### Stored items
----------------
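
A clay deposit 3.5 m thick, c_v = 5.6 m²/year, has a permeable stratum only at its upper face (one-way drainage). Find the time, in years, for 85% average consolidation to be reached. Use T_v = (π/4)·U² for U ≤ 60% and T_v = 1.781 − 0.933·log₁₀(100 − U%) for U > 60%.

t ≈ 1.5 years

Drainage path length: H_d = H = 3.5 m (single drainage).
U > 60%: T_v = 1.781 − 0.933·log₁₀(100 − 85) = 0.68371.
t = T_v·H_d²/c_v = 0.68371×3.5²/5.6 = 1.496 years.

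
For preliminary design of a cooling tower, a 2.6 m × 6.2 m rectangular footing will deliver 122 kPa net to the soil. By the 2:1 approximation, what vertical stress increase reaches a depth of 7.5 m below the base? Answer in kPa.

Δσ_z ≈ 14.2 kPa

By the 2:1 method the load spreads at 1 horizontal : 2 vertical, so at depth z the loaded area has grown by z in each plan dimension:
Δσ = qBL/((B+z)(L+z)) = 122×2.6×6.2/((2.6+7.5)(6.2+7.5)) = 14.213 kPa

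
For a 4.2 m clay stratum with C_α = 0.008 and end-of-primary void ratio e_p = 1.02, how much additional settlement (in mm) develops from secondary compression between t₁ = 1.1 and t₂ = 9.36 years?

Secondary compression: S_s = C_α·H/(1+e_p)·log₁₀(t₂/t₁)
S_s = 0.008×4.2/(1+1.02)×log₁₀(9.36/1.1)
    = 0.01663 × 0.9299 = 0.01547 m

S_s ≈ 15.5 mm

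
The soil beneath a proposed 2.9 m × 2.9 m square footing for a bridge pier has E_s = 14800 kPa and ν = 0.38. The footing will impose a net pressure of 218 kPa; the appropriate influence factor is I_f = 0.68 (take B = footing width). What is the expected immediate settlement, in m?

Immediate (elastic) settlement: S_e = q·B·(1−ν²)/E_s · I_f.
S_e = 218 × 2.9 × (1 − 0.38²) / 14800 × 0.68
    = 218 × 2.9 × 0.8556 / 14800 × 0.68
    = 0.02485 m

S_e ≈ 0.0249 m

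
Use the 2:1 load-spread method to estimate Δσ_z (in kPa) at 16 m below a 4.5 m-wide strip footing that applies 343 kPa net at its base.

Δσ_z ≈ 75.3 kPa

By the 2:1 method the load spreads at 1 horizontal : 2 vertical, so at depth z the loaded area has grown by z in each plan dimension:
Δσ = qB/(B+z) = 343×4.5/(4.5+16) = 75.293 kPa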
----------------
The span to print begins at the line containing "For preliminary design" and ends at the final line of the entries; print it exactly and print nothing else.

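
For preliminary design of a cooling tower, a 2.6 m × 6.2 m rectangular footing will deliver 122 kPa net to the soil. By the 2:1 approximation, what vertical stress increase reaches a depth of 7.5 m below the base? Answer in kPa.

Δσ_z ≈ 14.2 kPa

By the 2:1 method the load spreads at 1 horizontal : 2 vertical, so at depth z the loaded area has grown by z in each plan dimension:
Δσ = qBL/((B+z)(L+z)) = 122×2.6×6.2/((2.6+7.5)(6.2+7.5)) = 14.213 kPa

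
For a 4.2 m clay stratum with C_α = 0.008 and end-of-primary void ratio e_p = 1.02, how much additional settlement (in mm) develops from secondary compression between t₁ = 1.1 and t₂ = 9.36 years?

Secondary compression: S_s = C_α·H/(1+e_p)·log₁₀(t₂/t₁)
S_s = 0.008×4.2/(1+1.02)×log₁₀(9.36/1.1)
    = 0.01663 × 0.9299 = 0.01547 m

S_s ≈ 15.5 mm

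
The soil beneath a proposed 2.9 m × 2.9 m square footing for a bridge pier has E_s = 14800 kPa and ν = 0.38. The footing will impose a net pressure of 218 kPa; the appropriate influence factor is I_f = 0.68 (take B = footing width). What is the expected immediate settlement, in m?

Immediate (elastic) settlement: S_e = q·B·(1−ν²)/E_s · I_f.
S_e = 218 × 2.9 × (1 − 0.38²) / 14800 × 0.68
    = 218 × 2.9 × 0.8556 / 14800 × 0.68
    = 0.02485 m

S_e ≈ 0.0249 m

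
Use the 2:1 load-spread method to estimate Δσ_z (in kPa) at 16 m below a 4.5 m-wide strip footing that applies 343 kPa net at its base.

Δσ_z ≈ 75.3 kPa

By the 2:1 method the load spreads at 1 horizontal : 2 vertical, so at depth z the loaded area has grown by z in each plan dimension:
Δσ = qB/(B+z) = 343×4.5/(4.5+16) = 75.293 kPa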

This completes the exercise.